### Assignment
Print the lines in the listing below that fall between the line with "For a proposed" and the line with "-1 +1 +1 +1 +1 -1 -1", those two lines included, exactly as they stand and with nothing else.

### Data to examine

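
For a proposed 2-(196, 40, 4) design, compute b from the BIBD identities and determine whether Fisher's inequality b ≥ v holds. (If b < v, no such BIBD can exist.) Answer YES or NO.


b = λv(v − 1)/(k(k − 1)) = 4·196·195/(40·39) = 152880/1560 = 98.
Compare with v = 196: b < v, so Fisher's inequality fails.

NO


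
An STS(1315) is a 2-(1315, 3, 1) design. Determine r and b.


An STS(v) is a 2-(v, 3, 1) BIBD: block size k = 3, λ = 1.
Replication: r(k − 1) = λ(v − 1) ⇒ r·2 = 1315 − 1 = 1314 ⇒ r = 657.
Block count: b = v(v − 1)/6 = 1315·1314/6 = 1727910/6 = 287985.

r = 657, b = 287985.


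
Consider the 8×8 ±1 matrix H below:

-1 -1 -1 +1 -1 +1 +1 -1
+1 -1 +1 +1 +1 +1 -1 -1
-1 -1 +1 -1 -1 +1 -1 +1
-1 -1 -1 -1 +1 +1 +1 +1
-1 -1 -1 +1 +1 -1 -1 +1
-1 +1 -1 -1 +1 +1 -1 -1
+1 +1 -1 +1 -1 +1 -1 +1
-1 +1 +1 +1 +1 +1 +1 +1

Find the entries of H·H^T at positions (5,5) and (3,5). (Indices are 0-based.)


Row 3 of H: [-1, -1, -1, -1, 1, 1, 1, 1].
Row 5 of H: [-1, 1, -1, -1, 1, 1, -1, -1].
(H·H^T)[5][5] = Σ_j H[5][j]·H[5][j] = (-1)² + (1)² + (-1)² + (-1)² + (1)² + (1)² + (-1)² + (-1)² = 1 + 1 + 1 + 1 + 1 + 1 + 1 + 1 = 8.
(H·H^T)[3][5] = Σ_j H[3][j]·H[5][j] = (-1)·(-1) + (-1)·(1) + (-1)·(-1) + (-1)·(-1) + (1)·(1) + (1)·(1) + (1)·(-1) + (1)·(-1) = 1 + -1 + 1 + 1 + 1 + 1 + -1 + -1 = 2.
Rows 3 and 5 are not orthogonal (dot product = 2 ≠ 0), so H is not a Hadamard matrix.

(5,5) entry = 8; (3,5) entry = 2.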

...

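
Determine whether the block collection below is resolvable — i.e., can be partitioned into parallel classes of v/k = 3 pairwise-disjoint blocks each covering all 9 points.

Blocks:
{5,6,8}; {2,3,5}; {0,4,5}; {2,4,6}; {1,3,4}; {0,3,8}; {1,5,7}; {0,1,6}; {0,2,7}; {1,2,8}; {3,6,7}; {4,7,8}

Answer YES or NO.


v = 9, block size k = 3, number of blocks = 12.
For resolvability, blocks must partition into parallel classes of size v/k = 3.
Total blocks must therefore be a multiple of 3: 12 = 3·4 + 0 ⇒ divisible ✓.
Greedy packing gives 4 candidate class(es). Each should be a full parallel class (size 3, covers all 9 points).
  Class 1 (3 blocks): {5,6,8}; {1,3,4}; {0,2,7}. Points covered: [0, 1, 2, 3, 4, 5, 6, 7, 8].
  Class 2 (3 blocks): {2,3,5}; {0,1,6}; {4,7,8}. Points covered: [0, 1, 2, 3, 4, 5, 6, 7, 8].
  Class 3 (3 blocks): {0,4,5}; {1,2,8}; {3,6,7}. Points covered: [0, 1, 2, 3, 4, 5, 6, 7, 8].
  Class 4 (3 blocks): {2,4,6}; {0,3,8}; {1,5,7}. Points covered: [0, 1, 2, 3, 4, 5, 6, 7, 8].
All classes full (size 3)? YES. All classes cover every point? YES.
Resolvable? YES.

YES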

---

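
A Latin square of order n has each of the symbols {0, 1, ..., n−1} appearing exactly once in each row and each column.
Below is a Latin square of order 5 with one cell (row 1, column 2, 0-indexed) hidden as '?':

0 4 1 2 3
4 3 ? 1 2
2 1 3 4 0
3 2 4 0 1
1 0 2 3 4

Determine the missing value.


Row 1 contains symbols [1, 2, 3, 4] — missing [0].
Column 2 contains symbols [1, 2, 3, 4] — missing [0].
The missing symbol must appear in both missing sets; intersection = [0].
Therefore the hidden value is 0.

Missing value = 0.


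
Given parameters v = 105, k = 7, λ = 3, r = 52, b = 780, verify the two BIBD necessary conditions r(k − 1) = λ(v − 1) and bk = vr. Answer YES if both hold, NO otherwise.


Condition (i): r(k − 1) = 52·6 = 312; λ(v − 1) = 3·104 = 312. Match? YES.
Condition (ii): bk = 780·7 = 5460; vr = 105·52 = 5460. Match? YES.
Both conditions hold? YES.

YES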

### Written solution
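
For a proposed 2-(196, 40, 4) design, compute b from the BIBD identities and determine whether Fisher's inequality b ≥ v holds. (If b < v, no such BIBD can exist.) Answer YES or NO.


b = λv(v − 1)/(k(k − 1)) = 4·196·195/(40·39) = 152880/1560 = 98.
Compare with v = 196: b < v, so Fisher's inequality fails.

NO


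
An STS(1315) is a 2-(1315, 3, 1) design. Determine r and b.


An STS(v) is a 2-(v, 3, 1) BIBD: block size k = 3, λ = 1.
Replication: r(k − 1) = λ(v − 1) ⇒ r·2 = 1315 − 1 = 1314 ⇒ r = 657.
Block count: b = v(v − 1)/6 = 1315·1314/6 = 1727910/6 = 287985.

r = 657, b = 287985.


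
Consider the 8×8 ±1 matrix H below:

-1 -1 -1 +1 -1 +1 +1 -1
+1 -1 +1 +1 +1 +1 -1 -1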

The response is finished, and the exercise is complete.